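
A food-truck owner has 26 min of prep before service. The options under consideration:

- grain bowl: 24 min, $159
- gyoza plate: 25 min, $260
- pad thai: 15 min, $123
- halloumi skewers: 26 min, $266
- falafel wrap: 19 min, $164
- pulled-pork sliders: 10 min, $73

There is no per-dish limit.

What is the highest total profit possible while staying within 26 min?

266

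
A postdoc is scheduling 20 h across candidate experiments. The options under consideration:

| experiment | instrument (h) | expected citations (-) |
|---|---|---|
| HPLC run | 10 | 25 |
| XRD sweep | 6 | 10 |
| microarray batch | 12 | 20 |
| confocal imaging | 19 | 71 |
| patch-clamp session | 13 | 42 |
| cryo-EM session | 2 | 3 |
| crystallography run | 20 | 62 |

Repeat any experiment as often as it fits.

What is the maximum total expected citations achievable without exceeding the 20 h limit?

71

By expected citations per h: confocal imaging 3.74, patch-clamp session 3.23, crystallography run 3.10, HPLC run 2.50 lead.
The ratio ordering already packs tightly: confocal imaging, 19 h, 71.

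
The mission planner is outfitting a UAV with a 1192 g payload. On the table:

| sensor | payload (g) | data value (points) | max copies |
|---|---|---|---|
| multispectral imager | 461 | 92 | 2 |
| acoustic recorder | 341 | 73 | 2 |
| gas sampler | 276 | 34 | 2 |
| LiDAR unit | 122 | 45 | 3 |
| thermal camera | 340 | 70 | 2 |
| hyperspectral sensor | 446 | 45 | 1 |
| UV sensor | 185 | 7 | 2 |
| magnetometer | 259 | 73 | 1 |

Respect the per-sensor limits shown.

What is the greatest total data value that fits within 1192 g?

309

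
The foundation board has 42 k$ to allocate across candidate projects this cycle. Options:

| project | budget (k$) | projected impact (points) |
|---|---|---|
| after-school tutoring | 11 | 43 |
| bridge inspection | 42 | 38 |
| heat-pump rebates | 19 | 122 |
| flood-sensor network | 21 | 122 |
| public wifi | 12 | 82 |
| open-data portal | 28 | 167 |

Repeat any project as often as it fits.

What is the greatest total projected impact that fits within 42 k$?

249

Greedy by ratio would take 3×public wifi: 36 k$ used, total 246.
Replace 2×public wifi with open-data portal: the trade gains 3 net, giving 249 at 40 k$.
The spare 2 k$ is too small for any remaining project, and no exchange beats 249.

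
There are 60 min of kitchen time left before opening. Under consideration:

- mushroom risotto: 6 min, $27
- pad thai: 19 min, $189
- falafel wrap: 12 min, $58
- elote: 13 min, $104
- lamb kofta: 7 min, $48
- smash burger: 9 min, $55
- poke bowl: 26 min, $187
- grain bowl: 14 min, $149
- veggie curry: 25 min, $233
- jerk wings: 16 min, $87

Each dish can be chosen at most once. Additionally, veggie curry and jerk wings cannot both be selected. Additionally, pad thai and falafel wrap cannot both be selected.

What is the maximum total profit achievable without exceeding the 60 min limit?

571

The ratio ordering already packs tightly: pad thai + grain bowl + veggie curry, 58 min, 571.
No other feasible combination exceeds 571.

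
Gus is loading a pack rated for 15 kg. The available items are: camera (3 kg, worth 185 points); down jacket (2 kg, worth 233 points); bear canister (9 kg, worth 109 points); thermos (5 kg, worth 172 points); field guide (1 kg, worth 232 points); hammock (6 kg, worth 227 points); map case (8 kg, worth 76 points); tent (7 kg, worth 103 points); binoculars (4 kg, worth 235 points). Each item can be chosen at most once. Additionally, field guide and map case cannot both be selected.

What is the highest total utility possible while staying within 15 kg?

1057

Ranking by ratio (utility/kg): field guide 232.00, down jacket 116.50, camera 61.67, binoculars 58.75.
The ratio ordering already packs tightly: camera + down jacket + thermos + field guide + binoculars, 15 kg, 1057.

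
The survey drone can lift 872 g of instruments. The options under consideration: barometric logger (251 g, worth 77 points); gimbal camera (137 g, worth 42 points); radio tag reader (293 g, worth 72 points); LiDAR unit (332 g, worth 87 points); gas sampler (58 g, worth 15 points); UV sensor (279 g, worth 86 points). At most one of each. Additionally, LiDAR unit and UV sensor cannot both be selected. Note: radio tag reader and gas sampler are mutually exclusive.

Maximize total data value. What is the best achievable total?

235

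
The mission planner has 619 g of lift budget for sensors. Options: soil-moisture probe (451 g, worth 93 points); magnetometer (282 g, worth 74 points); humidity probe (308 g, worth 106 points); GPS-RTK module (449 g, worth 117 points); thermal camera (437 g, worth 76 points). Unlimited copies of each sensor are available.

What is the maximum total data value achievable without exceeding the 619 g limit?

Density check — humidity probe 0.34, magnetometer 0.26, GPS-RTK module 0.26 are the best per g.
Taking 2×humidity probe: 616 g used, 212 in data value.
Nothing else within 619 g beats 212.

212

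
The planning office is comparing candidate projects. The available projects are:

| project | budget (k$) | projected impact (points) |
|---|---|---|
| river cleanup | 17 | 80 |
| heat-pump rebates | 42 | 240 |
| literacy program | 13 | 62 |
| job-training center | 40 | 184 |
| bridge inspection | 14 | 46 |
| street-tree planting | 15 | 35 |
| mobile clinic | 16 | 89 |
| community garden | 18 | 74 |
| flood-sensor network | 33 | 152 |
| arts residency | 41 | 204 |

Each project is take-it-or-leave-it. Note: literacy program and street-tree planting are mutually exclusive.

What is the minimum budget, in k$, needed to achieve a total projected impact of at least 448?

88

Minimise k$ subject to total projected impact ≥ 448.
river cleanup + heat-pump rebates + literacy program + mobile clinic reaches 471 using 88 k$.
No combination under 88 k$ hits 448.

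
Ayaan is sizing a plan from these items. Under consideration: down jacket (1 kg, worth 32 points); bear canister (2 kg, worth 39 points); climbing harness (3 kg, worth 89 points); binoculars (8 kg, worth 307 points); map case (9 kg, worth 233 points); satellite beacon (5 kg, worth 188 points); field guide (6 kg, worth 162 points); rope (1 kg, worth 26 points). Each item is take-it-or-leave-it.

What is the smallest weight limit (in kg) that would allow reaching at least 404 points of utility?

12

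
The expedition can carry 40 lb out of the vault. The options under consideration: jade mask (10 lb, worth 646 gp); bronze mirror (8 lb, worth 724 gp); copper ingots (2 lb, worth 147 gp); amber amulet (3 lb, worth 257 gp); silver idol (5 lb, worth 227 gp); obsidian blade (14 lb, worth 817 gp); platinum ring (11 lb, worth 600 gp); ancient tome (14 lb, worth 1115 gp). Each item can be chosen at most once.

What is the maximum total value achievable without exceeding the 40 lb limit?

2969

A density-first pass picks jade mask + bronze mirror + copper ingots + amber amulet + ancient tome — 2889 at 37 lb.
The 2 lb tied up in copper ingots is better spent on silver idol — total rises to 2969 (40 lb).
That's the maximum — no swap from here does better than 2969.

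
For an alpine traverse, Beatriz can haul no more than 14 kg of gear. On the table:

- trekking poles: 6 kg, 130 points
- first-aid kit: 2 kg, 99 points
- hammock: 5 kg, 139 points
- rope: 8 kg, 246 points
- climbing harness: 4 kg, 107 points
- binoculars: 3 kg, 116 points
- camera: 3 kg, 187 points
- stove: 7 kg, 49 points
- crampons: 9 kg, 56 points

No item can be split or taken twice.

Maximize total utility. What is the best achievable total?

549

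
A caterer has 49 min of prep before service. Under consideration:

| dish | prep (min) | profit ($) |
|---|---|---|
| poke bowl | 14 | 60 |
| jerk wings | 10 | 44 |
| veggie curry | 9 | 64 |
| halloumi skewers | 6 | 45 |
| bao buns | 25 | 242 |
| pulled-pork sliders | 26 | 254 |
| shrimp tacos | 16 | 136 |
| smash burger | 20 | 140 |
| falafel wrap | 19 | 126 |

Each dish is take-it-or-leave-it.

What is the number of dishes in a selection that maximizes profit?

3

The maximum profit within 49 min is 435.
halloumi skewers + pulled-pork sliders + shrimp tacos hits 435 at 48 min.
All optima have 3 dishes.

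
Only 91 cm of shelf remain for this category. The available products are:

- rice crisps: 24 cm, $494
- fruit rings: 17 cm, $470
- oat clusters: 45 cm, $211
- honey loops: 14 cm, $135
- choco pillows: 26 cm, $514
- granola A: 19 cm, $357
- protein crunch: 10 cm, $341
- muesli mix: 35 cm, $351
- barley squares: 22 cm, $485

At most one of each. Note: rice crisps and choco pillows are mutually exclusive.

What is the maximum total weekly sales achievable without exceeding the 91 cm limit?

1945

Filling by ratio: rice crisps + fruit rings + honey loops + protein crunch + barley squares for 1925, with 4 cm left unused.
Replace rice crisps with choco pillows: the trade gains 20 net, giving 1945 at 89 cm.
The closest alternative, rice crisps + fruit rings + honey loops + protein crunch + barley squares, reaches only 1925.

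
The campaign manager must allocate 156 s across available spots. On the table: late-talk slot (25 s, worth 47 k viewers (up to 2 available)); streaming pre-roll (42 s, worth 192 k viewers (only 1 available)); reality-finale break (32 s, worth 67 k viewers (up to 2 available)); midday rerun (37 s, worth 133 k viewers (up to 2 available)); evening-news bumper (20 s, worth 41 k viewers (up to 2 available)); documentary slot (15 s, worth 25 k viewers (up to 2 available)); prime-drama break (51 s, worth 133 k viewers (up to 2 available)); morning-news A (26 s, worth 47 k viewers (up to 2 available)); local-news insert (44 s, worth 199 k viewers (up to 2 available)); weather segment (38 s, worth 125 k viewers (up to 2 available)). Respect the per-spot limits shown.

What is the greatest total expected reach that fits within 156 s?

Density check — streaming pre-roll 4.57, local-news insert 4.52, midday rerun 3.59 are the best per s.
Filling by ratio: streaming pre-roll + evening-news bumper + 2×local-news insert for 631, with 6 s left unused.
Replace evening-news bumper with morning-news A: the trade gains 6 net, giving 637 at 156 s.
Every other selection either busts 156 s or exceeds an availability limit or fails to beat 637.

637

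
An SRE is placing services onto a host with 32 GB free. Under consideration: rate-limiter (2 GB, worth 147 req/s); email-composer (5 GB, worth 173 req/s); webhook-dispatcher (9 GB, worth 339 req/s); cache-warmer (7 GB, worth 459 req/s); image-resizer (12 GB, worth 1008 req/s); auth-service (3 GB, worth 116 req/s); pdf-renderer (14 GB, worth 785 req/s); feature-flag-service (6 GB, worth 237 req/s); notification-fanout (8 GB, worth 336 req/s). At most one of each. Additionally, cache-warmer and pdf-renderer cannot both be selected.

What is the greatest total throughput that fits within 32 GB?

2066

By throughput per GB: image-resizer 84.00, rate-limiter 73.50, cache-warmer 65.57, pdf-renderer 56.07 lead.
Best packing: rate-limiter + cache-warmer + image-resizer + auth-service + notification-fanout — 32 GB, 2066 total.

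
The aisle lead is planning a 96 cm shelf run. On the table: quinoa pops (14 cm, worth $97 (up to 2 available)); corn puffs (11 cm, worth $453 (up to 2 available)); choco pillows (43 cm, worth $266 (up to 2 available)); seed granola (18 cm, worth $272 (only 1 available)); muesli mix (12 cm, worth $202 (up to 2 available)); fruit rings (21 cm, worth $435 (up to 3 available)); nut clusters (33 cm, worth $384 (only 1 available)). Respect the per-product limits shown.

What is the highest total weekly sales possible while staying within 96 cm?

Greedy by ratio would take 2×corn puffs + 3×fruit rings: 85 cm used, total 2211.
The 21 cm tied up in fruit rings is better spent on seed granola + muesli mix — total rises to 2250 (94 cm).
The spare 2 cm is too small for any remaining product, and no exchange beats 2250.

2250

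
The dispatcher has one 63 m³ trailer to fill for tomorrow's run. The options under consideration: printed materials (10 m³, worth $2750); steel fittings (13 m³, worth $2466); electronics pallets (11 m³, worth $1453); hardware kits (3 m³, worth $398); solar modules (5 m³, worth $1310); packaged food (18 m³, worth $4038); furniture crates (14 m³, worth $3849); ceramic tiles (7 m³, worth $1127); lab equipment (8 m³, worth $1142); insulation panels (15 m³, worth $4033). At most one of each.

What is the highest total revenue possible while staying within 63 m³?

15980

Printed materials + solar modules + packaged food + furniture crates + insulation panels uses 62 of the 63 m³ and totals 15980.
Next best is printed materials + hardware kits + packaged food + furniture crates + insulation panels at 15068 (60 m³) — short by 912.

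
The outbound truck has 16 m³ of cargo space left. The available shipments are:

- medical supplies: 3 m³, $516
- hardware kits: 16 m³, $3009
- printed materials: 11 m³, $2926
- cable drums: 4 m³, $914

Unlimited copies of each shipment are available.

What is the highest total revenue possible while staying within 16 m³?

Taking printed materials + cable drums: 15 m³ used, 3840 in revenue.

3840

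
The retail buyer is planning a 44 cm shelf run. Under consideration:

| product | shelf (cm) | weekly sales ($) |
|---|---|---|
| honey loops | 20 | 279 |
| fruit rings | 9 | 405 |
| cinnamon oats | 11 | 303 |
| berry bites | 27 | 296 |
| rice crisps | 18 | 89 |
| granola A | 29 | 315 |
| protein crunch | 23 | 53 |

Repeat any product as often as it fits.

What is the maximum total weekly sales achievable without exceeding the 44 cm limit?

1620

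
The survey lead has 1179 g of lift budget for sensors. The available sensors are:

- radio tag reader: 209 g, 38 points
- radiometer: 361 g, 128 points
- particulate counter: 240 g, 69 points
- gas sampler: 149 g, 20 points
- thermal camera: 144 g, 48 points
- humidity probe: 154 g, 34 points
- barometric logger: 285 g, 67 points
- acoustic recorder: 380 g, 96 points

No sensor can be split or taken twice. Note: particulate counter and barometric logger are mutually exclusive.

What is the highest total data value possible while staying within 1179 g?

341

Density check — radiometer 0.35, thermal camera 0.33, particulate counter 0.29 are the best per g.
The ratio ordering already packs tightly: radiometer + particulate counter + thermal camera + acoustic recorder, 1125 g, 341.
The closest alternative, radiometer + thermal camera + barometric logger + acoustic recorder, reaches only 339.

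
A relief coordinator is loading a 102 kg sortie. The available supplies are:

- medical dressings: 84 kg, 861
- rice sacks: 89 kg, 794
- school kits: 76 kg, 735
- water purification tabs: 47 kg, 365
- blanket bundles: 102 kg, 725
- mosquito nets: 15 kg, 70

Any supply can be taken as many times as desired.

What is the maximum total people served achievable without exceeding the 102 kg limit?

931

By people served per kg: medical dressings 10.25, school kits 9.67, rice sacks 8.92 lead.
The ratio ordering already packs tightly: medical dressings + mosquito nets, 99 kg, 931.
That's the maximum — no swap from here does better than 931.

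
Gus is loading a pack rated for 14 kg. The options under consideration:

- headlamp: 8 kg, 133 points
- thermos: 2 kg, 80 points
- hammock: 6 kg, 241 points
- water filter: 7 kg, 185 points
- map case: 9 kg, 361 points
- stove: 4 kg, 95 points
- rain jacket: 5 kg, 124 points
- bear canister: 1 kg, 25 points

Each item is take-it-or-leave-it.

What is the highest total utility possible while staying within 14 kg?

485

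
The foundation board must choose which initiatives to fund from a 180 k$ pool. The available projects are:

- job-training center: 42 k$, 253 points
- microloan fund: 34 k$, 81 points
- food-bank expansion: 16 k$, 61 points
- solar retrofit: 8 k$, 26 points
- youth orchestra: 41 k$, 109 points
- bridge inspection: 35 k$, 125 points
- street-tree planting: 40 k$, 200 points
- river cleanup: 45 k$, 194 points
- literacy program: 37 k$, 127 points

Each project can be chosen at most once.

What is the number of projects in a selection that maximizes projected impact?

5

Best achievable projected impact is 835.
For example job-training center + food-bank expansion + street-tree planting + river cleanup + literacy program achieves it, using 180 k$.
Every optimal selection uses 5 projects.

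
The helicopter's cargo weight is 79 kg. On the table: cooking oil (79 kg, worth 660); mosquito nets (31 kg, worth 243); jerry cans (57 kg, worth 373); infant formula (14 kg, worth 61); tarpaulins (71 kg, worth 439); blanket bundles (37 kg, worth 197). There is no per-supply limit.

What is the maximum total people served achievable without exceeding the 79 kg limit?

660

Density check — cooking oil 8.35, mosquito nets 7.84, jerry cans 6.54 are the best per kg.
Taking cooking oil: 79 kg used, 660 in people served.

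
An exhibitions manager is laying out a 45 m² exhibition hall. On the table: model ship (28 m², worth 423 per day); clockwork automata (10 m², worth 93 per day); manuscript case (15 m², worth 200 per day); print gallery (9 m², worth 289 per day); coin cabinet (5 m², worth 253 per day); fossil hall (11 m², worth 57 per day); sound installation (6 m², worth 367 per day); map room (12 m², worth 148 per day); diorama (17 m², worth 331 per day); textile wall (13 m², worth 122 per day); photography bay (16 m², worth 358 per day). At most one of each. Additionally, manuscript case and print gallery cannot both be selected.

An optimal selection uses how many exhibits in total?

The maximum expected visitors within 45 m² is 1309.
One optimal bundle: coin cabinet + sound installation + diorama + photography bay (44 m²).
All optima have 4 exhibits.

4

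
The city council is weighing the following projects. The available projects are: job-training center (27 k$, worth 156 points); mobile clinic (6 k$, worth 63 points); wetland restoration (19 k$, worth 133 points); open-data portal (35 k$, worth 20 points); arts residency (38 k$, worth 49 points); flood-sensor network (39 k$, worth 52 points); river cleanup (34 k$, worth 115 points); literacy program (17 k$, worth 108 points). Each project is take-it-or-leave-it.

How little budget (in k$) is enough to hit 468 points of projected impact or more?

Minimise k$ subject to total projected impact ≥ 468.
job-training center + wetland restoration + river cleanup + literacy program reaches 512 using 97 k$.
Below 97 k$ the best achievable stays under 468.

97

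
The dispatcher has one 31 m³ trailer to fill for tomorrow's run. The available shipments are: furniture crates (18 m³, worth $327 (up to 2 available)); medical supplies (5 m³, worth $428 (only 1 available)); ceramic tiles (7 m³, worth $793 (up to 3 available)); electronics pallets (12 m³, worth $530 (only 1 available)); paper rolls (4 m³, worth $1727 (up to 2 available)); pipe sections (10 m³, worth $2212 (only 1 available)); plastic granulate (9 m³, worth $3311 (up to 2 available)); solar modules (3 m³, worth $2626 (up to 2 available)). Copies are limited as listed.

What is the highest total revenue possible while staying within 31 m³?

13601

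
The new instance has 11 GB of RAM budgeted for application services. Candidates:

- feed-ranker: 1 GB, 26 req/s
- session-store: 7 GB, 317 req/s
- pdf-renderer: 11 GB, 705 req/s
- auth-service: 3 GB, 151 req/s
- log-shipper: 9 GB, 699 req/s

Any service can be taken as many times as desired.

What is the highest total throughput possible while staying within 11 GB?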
━━━━━━━━━━━━━━━━━━━━
Report how many lines of the data contain the word "once", using the number alone.

4